Return only the lines of the listing below that run from the line with "A researcher obtains p = 0.0323" through the line with "A researcher collects 20", both ends included, exactly as written.

DATA FOR THIS TASK ▸
=== Section Start ===
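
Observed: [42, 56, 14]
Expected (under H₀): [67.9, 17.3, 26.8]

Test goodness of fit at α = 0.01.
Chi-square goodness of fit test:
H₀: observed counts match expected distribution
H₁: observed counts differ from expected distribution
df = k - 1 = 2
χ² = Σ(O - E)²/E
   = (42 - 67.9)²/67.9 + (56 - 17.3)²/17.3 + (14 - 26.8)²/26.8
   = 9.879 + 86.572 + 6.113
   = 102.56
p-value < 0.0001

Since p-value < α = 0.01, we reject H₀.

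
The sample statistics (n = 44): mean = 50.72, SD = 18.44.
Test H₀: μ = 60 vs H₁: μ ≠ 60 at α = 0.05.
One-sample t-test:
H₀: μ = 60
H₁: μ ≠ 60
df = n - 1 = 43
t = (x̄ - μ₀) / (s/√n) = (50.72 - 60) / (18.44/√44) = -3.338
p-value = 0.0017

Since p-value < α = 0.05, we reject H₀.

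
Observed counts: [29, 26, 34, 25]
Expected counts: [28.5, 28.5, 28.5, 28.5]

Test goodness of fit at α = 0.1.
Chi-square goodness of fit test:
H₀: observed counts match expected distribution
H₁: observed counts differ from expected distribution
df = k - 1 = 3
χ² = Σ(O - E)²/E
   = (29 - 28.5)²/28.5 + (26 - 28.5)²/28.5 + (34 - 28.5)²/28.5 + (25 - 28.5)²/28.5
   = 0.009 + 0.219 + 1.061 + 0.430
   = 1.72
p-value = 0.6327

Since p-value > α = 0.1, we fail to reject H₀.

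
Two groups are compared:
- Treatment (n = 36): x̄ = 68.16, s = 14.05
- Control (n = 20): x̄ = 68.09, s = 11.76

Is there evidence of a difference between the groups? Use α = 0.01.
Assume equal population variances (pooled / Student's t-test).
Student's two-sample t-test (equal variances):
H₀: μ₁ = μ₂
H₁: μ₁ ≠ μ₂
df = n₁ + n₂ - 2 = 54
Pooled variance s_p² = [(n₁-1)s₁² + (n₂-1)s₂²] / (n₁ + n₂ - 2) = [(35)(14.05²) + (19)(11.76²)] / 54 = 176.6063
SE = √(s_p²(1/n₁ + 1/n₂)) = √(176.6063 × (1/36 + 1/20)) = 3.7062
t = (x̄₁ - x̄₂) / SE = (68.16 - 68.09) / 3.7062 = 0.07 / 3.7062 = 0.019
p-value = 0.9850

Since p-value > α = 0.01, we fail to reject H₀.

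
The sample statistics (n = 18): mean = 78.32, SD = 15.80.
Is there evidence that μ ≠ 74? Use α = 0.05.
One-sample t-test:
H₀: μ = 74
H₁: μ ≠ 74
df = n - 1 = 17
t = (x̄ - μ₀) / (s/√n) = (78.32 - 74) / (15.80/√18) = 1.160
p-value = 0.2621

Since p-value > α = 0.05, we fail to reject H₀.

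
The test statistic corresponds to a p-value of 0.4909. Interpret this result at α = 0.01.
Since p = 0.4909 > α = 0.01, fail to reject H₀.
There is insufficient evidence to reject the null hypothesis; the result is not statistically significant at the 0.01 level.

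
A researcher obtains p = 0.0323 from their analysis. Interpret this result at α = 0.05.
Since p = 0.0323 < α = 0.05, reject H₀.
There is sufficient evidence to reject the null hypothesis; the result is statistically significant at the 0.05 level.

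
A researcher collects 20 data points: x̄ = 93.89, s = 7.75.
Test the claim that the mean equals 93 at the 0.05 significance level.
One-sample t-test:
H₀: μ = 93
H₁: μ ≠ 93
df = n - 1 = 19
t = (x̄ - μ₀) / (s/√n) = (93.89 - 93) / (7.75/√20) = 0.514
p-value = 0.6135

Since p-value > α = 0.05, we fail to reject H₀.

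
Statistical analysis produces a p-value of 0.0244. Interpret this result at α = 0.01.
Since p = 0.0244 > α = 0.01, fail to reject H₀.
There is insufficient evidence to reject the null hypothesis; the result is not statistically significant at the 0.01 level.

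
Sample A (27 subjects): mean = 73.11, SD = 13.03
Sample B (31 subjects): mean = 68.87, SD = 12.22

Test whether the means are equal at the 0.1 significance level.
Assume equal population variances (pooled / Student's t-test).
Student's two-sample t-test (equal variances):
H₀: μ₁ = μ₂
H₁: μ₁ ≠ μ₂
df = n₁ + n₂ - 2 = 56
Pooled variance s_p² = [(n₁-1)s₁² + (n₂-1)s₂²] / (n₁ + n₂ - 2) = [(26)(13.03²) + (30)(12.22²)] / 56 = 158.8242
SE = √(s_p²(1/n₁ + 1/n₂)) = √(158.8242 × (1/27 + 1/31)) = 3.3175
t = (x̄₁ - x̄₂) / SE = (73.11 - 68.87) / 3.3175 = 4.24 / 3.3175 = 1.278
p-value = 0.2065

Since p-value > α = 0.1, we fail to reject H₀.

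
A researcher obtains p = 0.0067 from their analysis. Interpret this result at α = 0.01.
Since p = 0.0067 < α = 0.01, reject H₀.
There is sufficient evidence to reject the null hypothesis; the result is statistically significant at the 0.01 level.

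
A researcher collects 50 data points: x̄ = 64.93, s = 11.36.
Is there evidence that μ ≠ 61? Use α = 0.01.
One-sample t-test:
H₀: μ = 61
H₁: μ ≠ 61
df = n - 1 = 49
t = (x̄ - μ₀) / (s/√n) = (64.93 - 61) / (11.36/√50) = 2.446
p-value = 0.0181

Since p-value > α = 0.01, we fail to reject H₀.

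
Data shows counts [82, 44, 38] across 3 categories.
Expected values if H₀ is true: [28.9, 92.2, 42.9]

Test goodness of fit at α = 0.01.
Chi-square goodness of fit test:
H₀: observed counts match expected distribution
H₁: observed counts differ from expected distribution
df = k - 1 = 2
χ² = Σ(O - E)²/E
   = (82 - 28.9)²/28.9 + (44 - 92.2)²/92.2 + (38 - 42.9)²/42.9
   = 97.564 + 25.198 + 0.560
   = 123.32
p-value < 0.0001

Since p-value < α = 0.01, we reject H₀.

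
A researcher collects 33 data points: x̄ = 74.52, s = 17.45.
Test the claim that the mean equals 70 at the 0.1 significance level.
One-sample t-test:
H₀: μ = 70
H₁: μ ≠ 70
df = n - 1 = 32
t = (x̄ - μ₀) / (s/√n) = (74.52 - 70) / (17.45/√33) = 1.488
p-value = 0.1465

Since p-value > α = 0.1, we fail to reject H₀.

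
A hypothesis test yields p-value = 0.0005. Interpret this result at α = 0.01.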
=== Section End ===
=== Section Start ===
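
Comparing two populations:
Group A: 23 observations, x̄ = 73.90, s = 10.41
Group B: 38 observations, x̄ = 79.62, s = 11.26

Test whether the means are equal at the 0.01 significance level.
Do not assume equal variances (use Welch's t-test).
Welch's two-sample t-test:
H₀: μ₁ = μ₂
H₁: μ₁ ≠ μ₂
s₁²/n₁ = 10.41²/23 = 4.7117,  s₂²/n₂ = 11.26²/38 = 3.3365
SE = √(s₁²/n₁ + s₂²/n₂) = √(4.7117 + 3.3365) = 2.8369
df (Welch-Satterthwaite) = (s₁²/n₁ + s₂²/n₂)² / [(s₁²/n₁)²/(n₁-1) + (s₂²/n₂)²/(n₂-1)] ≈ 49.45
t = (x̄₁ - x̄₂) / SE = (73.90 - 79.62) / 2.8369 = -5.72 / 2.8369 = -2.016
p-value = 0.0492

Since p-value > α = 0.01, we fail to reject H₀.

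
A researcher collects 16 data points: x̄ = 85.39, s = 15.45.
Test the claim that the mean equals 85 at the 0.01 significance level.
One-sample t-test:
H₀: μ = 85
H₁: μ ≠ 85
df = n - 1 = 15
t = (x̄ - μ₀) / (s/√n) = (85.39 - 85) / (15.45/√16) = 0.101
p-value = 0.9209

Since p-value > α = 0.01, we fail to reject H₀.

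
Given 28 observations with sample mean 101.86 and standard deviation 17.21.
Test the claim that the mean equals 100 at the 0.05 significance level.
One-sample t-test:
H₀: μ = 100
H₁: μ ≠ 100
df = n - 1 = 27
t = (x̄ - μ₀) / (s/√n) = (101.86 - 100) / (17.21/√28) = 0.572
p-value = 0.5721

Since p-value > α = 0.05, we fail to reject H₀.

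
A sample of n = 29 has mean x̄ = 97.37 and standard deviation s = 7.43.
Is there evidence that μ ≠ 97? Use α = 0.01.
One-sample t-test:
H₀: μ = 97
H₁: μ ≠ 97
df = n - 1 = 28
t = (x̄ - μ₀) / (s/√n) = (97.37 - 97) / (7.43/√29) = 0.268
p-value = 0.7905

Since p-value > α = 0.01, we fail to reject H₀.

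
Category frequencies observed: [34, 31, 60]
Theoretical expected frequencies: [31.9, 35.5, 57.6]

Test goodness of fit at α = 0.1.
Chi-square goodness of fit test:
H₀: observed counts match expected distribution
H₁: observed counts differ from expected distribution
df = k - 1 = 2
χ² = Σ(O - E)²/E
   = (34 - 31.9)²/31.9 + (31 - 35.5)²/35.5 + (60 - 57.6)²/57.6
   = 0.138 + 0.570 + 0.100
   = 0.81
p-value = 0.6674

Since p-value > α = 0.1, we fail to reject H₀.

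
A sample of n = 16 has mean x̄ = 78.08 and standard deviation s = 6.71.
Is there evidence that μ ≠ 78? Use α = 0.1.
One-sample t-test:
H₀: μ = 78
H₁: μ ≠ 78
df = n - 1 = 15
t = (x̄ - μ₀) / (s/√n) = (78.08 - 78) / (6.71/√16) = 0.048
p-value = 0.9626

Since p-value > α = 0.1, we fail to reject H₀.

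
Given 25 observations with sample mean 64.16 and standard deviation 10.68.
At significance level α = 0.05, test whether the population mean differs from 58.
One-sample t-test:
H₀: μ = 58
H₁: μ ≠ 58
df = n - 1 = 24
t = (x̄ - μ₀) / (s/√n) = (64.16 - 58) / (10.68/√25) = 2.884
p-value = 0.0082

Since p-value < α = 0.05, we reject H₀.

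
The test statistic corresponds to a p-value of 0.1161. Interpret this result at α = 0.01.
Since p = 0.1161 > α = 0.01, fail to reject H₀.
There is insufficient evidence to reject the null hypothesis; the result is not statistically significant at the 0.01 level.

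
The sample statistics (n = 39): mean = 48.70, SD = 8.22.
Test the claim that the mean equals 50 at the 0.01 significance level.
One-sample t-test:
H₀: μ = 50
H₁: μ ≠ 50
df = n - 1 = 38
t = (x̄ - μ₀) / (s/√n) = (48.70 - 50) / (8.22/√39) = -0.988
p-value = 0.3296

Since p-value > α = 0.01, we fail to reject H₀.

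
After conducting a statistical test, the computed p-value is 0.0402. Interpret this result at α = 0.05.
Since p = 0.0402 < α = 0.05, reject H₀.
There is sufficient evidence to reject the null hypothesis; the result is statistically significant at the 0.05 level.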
=== Section End ===
SOLUTION ▸
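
A researcher obtains p = 0.0323 from their analysis. Interpret this result at α = 0.05.
Since p = 0.0323 < α = 0.05, reject H₀.
There is sufficient evidence to reject the null hypothesis; the result is statistically significant at the 0.05 level.

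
A researcher collects 20 data points: x̄ = 93.89, s = 7.75.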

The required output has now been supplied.